** Task prompt **
Repeat every line of the material that follows, word for word.

** Provided data **
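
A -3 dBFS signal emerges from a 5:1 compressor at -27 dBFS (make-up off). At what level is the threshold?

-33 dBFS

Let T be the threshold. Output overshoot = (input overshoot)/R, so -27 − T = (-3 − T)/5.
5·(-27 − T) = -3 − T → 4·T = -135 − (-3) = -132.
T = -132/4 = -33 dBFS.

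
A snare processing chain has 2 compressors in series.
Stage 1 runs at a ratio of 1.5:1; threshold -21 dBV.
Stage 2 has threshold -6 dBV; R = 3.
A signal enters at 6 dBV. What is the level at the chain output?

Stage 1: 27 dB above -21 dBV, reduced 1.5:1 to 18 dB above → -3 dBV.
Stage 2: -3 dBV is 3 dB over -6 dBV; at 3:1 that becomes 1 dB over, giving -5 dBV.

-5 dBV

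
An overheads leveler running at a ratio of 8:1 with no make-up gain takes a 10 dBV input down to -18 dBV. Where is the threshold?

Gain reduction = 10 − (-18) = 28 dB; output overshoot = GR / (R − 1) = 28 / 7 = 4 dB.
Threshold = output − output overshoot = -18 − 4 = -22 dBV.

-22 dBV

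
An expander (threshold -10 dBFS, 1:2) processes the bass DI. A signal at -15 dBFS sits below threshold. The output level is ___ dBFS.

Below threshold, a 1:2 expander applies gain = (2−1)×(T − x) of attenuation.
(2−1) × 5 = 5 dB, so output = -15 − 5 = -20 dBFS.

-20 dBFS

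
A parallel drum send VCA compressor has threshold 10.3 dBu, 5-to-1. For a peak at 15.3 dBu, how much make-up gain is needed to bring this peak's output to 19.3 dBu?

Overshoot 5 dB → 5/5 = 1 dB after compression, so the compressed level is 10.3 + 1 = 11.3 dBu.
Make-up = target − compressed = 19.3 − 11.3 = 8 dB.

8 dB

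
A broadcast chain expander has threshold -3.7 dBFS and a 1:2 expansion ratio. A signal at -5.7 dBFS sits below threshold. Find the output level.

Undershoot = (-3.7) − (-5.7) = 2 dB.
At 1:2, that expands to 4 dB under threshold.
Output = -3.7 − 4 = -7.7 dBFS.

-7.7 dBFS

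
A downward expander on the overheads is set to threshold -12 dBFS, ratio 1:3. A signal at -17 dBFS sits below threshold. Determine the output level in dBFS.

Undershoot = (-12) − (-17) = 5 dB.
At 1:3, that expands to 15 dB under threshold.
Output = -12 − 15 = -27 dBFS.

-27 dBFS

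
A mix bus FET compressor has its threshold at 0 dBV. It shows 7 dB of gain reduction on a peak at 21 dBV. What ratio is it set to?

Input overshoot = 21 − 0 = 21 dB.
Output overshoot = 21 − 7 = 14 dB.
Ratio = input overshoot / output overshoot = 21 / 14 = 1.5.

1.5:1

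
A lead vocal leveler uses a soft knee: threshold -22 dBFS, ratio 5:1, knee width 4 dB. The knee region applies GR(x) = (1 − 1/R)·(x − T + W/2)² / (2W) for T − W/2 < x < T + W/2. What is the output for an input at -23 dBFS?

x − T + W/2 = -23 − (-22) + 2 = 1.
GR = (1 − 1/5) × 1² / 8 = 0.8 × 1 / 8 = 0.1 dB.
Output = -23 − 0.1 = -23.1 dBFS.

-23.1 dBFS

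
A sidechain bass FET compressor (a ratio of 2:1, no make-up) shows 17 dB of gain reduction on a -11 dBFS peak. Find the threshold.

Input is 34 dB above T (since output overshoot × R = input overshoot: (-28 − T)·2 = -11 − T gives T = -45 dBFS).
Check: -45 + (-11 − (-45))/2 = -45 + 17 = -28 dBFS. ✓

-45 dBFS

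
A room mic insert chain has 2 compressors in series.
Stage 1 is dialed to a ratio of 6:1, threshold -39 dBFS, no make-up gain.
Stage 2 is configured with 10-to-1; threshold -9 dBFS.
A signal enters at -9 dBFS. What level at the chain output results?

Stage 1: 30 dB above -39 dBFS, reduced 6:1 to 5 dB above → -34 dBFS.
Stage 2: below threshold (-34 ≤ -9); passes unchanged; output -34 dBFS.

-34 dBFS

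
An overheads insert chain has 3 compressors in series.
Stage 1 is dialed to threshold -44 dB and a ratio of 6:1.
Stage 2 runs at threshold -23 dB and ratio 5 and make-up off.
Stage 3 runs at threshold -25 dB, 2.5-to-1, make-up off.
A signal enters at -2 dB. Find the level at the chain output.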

** Output below **
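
A -3 dBFS signal emerges from a 5:1 compressor at -27 dBFS (make-up off). At what level is the threshold?

-33 dBFS

Let T be the threshold. Output overshoot = (input overshoot)/R, so -27 − T = (-3 − T)/5.
5·(-27 − T) = -3 − T → 4·T = -135 − (-3) = -132.
T = -132/4 = -33 dBFS.

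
A snare processing chain has 2 compressors in series.
Stage 1 runs at a ratio of 1.5:1; threshold -21 dBV.
Stage 2 has threshold -6 dBV; R = 3.
A signal enters at 6 dBV. What is the level at the chain output?

Stage 1: 27 dB above -21 dBV, reduced 1.5:1 to 18 dB above → -3 dBV.
Stage 2: -3 dBV is 3 dB over -6 dBV; at 3:1 that becomes 1 dB over, giving -5 dBV.

-5 dBV

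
An overheads leveler running at a ratio of 8:1 with no make-up gain takes a 10 dBV input down to -18 dBV. Where is the threshold?

Gain reduction = 10 − (-18) = 28 dB; output overshoot = GR / (R − 1) = 28 / 7 = 4 dB.
Threshold = output − output overshoot = -18 − 4 = -22 dBV.

-22 dBV

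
An expander (threshold -10 dBFS, 1:2) processes the bass DI. A signal at -15 dBFS sits below threshold. The output level is ___ dBFS.

Below threshold, a 1:2 expander applies gain = (2−1)×(T − x) of attenuation.
(2−1) × 5 = 5 dB, so output = -15 − 5 = -20 dBFS.

-20 dBFS

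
A parallel drum send VCA compressor has threshold 10.3 dBu, 5-to-1. For a peak at 15.3 dBu, how much make-up gain is needed to bring this peak's output to 19.3 dBu?

Overshoot 5 dB → 5/5 = 1 dB after compression, so the compressed level is 10.3 + 1 = 11.3 dBu.
Make-up = target − compressed = 19.3 − 11.3 = 8 dB.

8 dB

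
A broadcast chain expander has threshold -3.7 dBFS and a 1:2 expansion ratio. A signal at -5.7 dBFS sits below threshold. Find the output level.

Undershoot = (-3.7) − (-5.7) = 2 dB.
At 1:2, that expands to 4 dB under threshold.
Output = -3.7 − 4 = -7.7 dBFS.

-7.7 dBFS

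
A downward expander on the overheads is set to threshold -12 dBFS, ratio 1:3. A signal at -17 dBFS sits below threshold. Determine the output level in dBFS.

Undershoot = (-12) − (-17) = 5 dB.
At 1:3, that expands to 15 dB under threshold.
Output = -12 − 15 = -27 dBFS.

-27 dBFS

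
A mix bus FET compressor has its threshold at 0 dBV. It shows 7 dB of gain reduction on a peak at 21 dBV. What ratio is it set to?

Input overshoot = 21 − 0 = 21 dB.
Output overshoot = 21 − 7 = 14 dB.
Ratio = input overshoot / output overshoot = 21 / 14 = 1.5.

1.5:1

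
A lead vocal leveler uses a soft knee: threshold -22 dBFS, ratio 5:1, knee width 4 dB. The knee region applies GR(x) = (1 − 1/R)·(x − T + W/2)² / (2W) for T − W/2 < x < T + W/2. What is the output for an input at -23 dBFS?

x − T + W/2 = -23 − (-22) + 2 = 1.
GR = (1 − 1/5) × 1² / 8 = 0.8 × 1 / 8 = 0.1 dB.
Output = -23 − 0.1 = -23.1 dBFS.

-23.1 dBFS

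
A sidechain bass FET compressor (a ratio of 2:1, no make-up) shows 17 dB of gain reduction on a -11 dBFS peak. Find the threshold.

Input is 34 dB above T (since output overshoot × R = input overshoot: (-28 − T)·2 = -11 − T gives T = -45 dBFS).
Check: -45 + (-11 − (-45))/2 = -45 + 17 = -28 dBFS. ✓

-45 dBFS

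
A room mic insert chain has 2 compressors in series.
Stage 1 is dialed to a ratio of 6:1, threshold -39 dBFS, no make-up gain.
Stage 2 is configured with 10-to-1; threshold -9 dBFS.
A signal enters at -9 dBFS. What level at the chain output results?

Stage 1: 30 dB above -39 dBFS, reduced 6:1 to 5 dB above → -34 dBFS.
Stage 2: below threshold (-34 ≤ -9); passes unchanged; output -34 dBFS.

-34 dBFS

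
An overheads insert chain has 3 compressors in series.
Stage 1 is dialed to threshold -44 dB and a ratio of 6:1.
Stage 2 runs at threshold -23 dB and ratio 5 and make-up off.
Stage 3 runs at threshold -25 dB, 2.5-to-1, make-up off.
A signal enters at -2 dB. Find the level at the chain output.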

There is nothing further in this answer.